Each entry must be printed again without a single change.
─── Entries shown
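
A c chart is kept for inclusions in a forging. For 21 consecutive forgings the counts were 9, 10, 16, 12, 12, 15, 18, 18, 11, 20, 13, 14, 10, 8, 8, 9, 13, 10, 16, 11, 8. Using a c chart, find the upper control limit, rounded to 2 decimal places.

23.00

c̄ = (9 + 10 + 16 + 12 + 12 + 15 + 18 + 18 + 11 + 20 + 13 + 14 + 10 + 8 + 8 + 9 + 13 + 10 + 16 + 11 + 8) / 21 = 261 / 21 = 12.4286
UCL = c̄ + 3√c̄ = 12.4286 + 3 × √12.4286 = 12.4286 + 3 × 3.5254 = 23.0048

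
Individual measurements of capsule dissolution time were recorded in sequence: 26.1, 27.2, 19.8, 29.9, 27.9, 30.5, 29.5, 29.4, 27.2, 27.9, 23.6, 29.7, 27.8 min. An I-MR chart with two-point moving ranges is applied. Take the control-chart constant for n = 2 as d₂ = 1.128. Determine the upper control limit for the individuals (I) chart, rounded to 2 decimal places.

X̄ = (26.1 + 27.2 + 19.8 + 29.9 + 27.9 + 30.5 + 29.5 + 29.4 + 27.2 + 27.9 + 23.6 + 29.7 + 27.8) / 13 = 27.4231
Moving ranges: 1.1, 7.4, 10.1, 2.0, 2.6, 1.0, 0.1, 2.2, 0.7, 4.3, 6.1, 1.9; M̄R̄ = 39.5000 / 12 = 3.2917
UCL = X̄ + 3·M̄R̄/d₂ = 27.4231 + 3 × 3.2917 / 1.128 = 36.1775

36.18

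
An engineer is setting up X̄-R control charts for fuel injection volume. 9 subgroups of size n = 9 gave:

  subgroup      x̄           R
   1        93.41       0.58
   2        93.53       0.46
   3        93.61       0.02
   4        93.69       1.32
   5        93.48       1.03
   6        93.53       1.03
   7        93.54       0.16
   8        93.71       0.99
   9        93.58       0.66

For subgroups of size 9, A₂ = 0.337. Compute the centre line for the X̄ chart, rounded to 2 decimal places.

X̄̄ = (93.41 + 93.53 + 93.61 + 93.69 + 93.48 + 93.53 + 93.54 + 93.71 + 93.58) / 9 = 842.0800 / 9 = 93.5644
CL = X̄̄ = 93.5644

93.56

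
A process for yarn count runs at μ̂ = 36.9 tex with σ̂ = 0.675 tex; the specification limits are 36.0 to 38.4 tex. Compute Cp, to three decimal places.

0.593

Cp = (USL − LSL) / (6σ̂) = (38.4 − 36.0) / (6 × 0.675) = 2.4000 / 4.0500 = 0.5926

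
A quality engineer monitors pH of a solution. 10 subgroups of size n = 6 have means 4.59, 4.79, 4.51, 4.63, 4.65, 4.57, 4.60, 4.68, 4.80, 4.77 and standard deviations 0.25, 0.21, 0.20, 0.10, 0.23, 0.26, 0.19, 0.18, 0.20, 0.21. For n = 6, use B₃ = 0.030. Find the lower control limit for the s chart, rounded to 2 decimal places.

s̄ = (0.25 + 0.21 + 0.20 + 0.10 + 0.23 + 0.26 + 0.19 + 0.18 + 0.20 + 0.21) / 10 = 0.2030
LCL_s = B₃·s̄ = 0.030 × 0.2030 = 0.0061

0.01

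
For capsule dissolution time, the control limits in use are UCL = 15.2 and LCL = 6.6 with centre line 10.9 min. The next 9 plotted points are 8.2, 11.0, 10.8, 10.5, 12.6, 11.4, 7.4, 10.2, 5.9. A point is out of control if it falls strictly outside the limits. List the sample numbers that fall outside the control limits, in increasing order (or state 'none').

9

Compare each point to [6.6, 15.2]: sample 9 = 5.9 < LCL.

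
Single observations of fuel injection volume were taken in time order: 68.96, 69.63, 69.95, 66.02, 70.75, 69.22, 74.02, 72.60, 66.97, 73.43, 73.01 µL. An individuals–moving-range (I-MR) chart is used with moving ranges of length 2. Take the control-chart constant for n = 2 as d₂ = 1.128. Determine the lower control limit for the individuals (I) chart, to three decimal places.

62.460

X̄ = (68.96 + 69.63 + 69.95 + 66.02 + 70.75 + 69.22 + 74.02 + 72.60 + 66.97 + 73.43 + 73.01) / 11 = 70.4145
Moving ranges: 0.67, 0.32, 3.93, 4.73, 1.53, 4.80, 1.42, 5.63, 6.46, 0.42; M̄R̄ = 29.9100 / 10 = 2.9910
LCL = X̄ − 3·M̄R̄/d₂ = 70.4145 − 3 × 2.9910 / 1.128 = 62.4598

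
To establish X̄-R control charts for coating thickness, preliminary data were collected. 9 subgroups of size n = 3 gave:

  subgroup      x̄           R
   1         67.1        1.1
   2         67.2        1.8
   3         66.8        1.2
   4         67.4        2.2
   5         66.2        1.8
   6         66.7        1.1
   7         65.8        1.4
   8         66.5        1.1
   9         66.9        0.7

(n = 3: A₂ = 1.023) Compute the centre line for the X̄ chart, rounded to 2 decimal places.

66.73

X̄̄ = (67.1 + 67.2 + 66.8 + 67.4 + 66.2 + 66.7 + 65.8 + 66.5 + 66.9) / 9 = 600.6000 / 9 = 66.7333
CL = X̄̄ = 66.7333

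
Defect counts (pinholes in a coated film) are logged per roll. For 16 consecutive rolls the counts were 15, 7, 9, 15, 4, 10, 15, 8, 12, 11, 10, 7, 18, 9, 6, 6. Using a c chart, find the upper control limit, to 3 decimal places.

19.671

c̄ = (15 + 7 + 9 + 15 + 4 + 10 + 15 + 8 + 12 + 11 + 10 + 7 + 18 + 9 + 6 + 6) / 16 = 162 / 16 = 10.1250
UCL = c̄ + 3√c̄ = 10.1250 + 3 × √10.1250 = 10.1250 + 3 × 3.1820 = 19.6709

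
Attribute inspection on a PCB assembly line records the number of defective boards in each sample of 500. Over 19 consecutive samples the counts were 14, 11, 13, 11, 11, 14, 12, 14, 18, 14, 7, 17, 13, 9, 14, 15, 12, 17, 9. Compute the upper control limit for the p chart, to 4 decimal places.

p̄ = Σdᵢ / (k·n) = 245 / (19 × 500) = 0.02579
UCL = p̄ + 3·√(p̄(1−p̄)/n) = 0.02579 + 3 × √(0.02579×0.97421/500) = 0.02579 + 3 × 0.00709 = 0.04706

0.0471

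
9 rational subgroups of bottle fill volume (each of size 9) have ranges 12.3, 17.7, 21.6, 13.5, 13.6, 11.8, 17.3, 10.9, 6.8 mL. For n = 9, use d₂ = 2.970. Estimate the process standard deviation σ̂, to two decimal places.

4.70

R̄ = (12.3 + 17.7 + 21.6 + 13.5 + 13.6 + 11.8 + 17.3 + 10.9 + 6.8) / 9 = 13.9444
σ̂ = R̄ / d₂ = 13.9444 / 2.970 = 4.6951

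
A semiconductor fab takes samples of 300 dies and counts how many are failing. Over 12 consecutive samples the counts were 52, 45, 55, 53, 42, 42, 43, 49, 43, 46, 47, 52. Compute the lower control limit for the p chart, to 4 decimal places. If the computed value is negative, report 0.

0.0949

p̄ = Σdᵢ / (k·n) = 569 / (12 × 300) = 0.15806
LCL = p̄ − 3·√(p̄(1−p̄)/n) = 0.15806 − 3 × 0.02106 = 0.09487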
──────
Answer box:
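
A c chart is kept for inclusions in a forging. For 21 consecutive forgings the counts were 9, 10, 16, 12, 12, 15, 18, 18, 11, 20, 13, 14, 10, 8, 8, 9, 13, 10, 16, 11, 8. Using a c chart, find the upper control limit, rounded to 2 decimal places.

23.00

c̄ = (9 + 10 + 16 + 12 + 12 + 15 + 18 + 18 + 11 + 20 + 13 + 14 + 10 + 8 + 8 + 9 + 13 + 10 + 16 + 11 + 8) / 21 = 261 / 21 = 12.4286
UCL = c̄ + 3√c̄ = 12.4286 + 3 × √12.4286 = 12.4286 + 3 × 3.5254 = 23.0048

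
Individual measurements of capsule dissolution time were recorded in sequence: 26.1, 27.2, 19.8, 29.9, 27.9, 30.5, 29.5, 29.4, 27.2, 27.9, 23.6, 29.7, 27.8 min. An I-MR chart with two-point moving ranges is applied. Take the control-chart constant for n = 2 as d₂ = 1.128. Determine the upper control limit for the individuals (I) chart, rounded to 2 decimal places.

X̄ = (26.1 + 27.2 + 19.8 + 29.9 + 27.9 + 30.5 + 29.5 + 29.4 + 27.2 + 27.9 + 23.6 + 29.7 + 27.8) / 13 = 27.4231
Moving ranges: 1.1, 7.4, 10.1, 2.0, 2.6, 1.0, 0.1, 2.2, 0.7, 4.3, 6.1, 1.9; M̄R̄ = 39.5000 / 12 = 3.2917
UCL = X̄ + 3·M̄R̄/d₂ = 27.4231 + 3 × 3.2917 / 1.128 = 36.1775

36.18

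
An engineer is setting up X̄-R control charts for fuel injection volume. 9 subgroups of size n = 9 gave:

  subgroup      x̄           R
   1        93.41       0.58
   2        93.53       0.46
   3        93.61       0.02
   4        93.69       1.32
   5        93.48       1.03
   6        93.53       1.03
   7        93.54       0.16
   8        93.71       0.99
   9        93.58       0.66

For subgroups of size 9, A₂ = 0.337. Compute the centre line for the X̄ chart, rounded to 2 decimal places.

X̄̄ = (93.41 + 93.53 + 93.61 + 93.69 + 93.48 + 93.53 + 93.54 + 93.71 + 93.58) / 9 = 842.0800 / 9 = 93.5644
CL = X̄̄ = 93.5644

93.56

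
A process for yarn count runs at μ̂ = 36.9 tex with σ̂ = 0.675 tex; the specification limits are 36.0 to 38.4 tex. Compute Cp, to three decimal places.

0.593

Cp = (USL − LSL) / (6σ̂) = (38.4 − 36.0) / (6 × 0.675) = 2.4000 / 4.0500 = 0.5926

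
A quality engineer monitors pH of a solution. 10 subgroups of size n = 6 have means 4.59, 4.79, 4.51, 4.63, 4.65, 4.57, 4.60, 4.68, 4.80, 4.77 and standard deviations 0.25, 0.21, 0.20, 0.10, 0.23, 0.26, 0.19, 0.18, 0.20, 0.21. For n = 6, use B₃ = 0.030. Find the lower control limit for the s chart, rounded to 2 decimal places.

s̄ = (0.25 + 0.21 + 0.20 + 0.10 + 0.23 + 0.26 + 0.19 + 0.18 + 0.20 + 0.21) / 10 = 0.2030
LCL_s = B₃·s̄ = 0.030 × 0.2030 = 0.0061

0.01

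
For capsule dissolution time, the control limits in use are UCL = 15.2 and LCL = 6.6 with centre line 10.9 min. The next 9 plotted points are 8.2, 11.0, 10.8, 10.5, 12.6, 11.4, 7.4, 10.2, 5.9. A point is out of control if it falls strictly outside the limits. List the sample numbers that fall outside the control limits, in increasing order (or state 'none').

9

Compare each point to [6.6, 15.2]: sample 9 = 5.9 < LCL.

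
Single observations of fuel injection volume were taken in time order: 68.96, 69.63, 69.95, 66.02, 70.75, 69.22, 74.02, 72.60, 66.97, 73.43, 73.01 µL. An individuals–moving-range (I-MR) chart is used with moving ranges of length 2. Take the control-chart constant for n = 2 as d₂ = 1.128. Determine the lower control limit for the individuals (I) chart, to three decimal places.

62.460

X̄ = (68.96 + 69.63 + 69.95 + 66.02 + 70.75 + 69.22 + 74.02 + 72.60 + 66.97 + 73.43 + 73.01) / 11 = 70.4145
Moving ranges: 0.67, 0.32, 3.93, 4.73, 1.53, 4.80, 1.42, 5.63, 6.46, 0.42; M̄R̄ = 29.9100 / 10 = 2.9910
LCL = X̄ − 3·M̄R̄/d₂ = 70.4145 − 3 × 2.9910 / 1.128 = 62.4598

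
To establish X̄-R control charts for coating thickness, preliminary data were collected. 9 subgroups of size n = 3 gave:

  subgroup      x̄           R
   1         67.1        1.1
   2         67.2        1.8
   3         66.8        1.2
   4         67.4        2.2
   5         66.2        1.8
   6         66.7        1.1
   7         65.8        1.4
   8         66.5        1.1
   9         66.9        0.7

(n = 3: A₂ = 1.023) Compute the centre line for the X̄ chart, rounded to 2 decimal places.

66.73

X̄̄ = (67.1 + 67.2 + 66.8 + 67.4 + 66.2 + 66.7 + 65.8 + 66.5 + 66.9) / 9 = 600.6000 / 9 = 66.7333
CL = X̄̄ = 66.7333

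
Defect counts (pinholes in a coated film) are logged per roll. For 16 consecutive rolls the counts were 15, 7, 9, 15, 4, 10, 15, 8, 12, 11, 10, 7, 18, 9, 6, 6. Using a c chart, find the upper control limit, to 3 decimal places.

19.671

c̄ = (15 + 7 + 9 + 15 + 4 + 10 + 15 + 8 + 12 + 11 + 10 + 7 + 18 + 9 + 6 + 6) / 16 = 162 / 16 = 10.1250
UCL = c̄ + 3√c̄ = 10.1250 + 3 × √10.1250 = 10.1250 + 3 × 3.1820 = 19.6709

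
Attribute inspection on a PCB assembly line records the number of defective boards in each sample of 500. Over 19 consecutive samples the counts were 14, 11, 13, 11, 11, 14, 12, 14, 18, 14, 7, 17, 13, 9, 14, 15, 12, 17, 9. Compute the upper control limit for the p chart, to 4 decimal places.

p̄ = Σdᵢ / (k·n) = 245 / (19 × 500) = 0.02579
UCL = p̄ + 3·√(p̄(1−p̄)/n) = 0.02579 + 3 × √(0.02579×0.97421/500) = 0.02579 + 3 × 0.00709 = 0.04706

0.0471

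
9 rational subgroups of bottle fill volume (each of size 9) have ranges 12.3, 17.7, 21.6, 13.5, 13.6, 11.8, 17.3, 10.9, 6.8 mL. For n = 9, use d₂ = 2.970. Estimate the process standard deviation σ̂, to two decimal places.

4.70

R̄ = (12.3 + 17.7 + 21.6 + 13.5 + 13.6 + 11.8 + 17.3 + 10.9 + 6.8) / 9 = 13.9444
σ̂ = R̄ / d₂ = 13.9444 / 2.970 = 4.6951

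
A semiconductor fab takes samples of 300 dies and counts how many are failing. Over 12 consecutive samples the counts were 52, 45, 55, 53, 42, 42, 43, 49, 43, 46, 47, 52. Compute the lower control limit for the p chart, to 4 decimal places. If the computed value is negative, report 0.

0.0949

p̄ = Σdᵢ / (k·n) = 569 / (12 × 300) = 0.15806
LCL = p̄ − 3·√(p̄(1−p̄)/n) = 0.15806 − 3 × 0.02106 = 0.09487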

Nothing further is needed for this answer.